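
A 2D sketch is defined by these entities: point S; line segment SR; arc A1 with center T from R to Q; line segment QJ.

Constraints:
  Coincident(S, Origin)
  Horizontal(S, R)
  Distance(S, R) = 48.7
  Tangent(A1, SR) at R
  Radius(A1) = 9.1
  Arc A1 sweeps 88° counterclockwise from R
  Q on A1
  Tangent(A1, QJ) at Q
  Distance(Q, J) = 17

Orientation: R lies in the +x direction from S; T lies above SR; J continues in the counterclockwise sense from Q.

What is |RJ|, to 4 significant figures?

27.53

S is at the origin; S and R share the same y with |SR| = 48.7 and R on the +x side, so R = (48.70, 0.000). A1 meets SR tangentially, so TR is at right angles to SR, so T = R + (0, 9.1) = (48.70, 9.100). On A1, R sits at bearing -90° from T; an 88° counterclockwise sweep puts Q at bearing -2°, so Q = T + 9.1·(cos -2°, sin -2°) = (57.79, 8.782). A1 meets QJ tangentially, so TQ is at right angles to QJ, so QJ runs along (−sin -2°, cos -2°); with |QJ| = 17.0, J = (58.39, 25.77). Then |RJ| = |J − R| = 27.53.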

# # # # #

**What you will do:** Everything from the line with "Arc A1 sweeps 88° counterclockwise from R" down to the last line of the data above should be returned exactly, with both ends kept and nothing added.

**Solution to this task:**
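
  Arc A1 sweeps 88° counterclockwise from R
  Q on A1
  Tangent(A1, QJ) at Q
  Distance(Q, J) = 17

Orientation: R lies in the +x direction from S; T lies above SR; J continues in the counterclockwise sense from Q.

What is |RJ|, to 4 significant figures?

27.53

S is at the origin; S and R share the same y with |SR| = 48.7 and R on the +x side, so R = (48.70, 0.000). A1 meets SR tangentially, so TR is at right angles to SR, so T = R + (0, 9.1) = (48.70, 9.100). On A1, R sits at bearing -90° from T; an 88° counterclockwise sweep puts Q at bearing -2°, so Q = T + 9.1·(cos -2°, sin -2°) = (57.79, 8.782). A1 meets QJ tangentially, so TQ is at right angles to QJ, so QJ runs along (−sin -2°, cos -2°); with |QJ| = 17.0, J = (58.39, 25.77). Then |RJ| = |J − R| = 27.53.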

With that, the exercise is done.